> [Dataset]:
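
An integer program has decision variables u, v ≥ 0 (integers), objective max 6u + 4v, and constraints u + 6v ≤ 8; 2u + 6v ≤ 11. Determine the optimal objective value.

Relaxing integrality, the LP optimum is 33.00 at (u,v) = (5.5, 0), which is not an integer point.
(u,v)=(5,0): 1·5+6·0=5≤8, 2·5+6·0=10≤11, objective 30.
(u,v)=(4,0): 1·4+6·0=4≤8, 2·4+6·0=8≤11, objective 24.
No feasible integer point exceeds 30.

30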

> [What you should do]: All the data above is to be given again, exactly.

> [Solution for this task]:
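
An integer program has decision variables u, v ≥ 0 (integers), objective max 6u + 4v, and constraints u + 6v ≤ 8; 2u + 6v ≤ 11. Determine the optimal objective value.

Relaxing integrality, the LP optimum is 33.00 at (u,v) = (5.5, 0), which is not an integer point.
(u,v)=(5,0): 1·5+6·0=5≤8, 2·5+6·0=10≤11, objective 30.
(u,v)=(4,0): 1·4+6·0=4≤8, 2·4+6·0=8≤11, objective 24.
No feasible integer point exceeds 30.

30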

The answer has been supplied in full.